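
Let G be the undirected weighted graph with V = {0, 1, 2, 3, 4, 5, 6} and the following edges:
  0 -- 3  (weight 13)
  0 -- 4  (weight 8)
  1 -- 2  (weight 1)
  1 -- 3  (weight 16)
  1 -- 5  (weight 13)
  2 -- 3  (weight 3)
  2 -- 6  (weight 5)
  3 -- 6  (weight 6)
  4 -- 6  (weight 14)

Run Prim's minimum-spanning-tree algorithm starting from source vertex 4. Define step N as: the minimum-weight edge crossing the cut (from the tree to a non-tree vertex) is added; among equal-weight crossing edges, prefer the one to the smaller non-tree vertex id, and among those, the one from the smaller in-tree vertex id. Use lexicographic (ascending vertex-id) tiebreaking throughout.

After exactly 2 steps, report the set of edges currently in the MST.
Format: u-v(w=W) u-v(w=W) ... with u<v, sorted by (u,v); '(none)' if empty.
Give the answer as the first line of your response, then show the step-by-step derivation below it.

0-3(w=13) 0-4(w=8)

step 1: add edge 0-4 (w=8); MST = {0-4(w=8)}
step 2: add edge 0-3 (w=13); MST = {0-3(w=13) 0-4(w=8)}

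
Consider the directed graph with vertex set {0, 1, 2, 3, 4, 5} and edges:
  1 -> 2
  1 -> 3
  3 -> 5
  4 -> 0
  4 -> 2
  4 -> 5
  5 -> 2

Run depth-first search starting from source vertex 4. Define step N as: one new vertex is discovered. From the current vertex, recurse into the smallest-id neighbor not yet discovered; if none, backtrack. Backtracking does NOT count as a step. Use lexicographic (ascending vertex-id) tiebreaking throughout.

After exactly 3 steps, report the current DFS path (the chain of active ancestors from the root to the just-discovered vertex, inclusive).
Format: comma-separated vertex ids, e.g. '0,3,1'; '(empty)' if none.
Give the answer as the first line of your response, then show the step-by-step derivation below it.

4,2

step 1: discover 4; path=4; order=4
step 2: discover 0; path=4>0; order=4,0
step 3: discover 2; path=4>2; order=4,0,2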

---

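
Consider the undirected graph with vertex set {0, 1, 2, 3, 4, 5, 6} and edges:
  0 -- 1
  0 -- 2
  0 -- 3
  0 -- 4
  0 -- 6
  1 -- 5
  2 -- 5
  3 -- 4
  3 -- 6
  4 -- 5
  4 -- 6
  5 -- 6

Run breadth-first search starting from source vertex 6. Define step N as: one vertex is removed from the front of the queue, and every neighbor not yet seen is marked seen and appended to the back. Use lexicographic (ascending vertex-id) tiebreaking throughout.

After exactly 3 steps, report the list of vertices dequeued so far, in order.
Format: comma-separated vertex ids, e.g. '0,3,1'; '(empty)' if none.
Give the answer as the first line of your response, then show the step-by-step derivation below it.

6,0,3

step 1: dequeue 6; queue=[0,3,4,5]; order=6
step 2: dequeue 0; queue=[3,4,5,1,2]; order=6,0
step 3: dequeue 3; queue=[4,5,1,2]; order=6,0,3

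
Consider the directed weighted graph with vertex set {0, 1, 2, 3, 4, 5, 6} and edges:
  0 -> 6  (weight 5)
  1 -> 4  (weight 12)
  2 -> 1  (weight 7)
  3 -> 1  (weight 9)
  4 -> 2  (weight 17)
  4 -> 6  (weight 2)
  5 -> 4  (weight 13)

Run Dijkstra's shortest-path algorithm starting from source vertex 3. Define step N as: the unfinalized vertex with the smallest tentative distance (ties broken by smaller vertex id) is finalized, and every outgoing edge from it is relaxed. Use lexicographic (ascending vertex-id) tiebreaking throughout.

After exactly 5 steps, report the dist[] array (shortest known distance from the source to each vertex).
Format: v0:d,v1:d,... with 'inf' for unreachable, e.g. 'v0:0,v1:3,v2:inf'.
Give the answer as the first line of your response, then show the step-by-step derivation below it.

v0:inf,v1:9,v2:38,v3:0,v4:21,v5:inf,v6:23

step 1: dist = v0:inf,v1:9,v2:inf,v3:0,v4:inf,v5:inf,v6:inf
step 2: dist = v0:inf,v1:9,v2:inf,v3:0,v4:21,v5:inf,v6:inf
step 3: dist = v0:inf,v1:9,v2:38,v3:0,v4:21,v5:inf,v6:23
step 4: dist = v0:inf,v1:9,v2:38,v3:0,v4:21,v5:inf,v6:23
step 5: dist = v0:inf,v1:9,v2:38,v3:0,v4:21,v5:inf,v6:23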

---

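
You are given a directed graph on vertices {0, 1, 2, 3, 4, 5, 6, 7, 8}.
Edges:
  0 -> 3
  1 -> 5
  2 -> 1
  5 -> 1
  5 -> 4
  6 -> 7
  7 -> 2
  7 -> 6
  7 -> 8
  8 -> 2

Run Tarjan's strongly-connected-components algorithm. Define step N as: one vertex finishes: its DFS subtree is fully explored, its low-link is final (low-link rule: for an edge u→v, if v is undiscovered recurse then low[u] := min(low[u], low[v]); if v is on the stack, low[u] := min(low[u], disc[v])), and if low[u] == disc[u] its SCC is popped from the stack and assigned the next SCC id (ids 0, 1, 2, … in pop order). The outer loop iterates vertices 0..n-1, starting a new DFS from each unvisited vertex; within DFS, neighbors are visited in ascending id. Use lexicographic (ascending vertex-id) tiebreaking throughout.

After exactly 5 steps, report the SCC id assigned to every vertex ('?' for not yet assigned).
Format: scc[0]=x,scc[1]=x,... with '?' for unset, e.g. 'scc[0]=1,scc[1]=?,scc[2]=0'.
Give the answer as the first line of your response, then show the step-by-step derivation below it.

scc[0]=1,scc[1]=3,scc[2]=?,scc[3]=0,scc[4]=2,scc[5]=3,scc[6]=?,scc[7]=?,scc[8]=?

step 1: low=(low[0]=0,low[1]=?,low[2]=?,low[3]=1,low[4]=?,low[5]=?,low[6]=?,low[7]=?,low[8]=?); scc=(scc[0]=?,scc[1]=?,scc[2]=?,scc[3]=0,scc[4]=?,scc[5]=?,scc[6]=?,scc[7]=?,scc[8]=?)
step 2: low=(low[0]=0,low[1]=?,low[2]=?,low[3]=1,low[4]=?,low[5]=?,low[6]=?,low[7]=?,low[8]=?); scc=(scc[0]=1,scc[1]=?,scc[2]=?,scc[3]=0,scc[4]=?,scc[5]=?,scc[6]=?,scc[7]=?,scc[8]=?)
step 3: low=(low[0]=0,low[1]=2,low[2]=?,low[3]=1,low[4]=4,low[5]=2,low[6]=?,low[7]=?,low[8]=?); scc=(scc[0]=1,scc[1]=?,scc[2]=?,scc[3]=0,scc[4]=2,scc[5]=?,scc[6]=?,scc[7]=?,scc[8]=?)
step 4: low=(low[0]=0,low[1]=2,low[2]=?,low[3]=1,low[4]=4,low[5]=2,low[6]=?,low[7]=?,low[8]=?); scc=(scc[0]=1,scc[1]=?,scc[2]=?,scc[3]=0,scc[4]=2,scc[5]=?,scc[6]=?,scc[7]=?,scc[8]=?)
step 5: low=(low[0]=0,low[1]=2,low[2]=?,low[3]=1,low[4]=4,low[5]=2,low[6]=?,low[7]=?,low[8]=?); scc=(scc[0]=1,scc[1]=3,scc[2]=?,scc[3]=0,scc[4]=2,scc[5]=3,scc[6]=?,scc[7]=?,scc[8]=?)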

---

**What you should do**
Your job is to return all lines above that hold the word "shortest".

**Written solution**
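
Run Dijkstra's shortest-path algorithm starting from source vertex 3. Define step N as: the unfinalized vertex with the smallest tentative distance (ties broken by smaller vertex id) is finalized, and every outgoing edge from it is relaxed. Use lexicographic (ascending vertex-id) tiebreaking throughout.
After exactly 5 steps, report the dist[] array (shortest known distance from the source to each vertex).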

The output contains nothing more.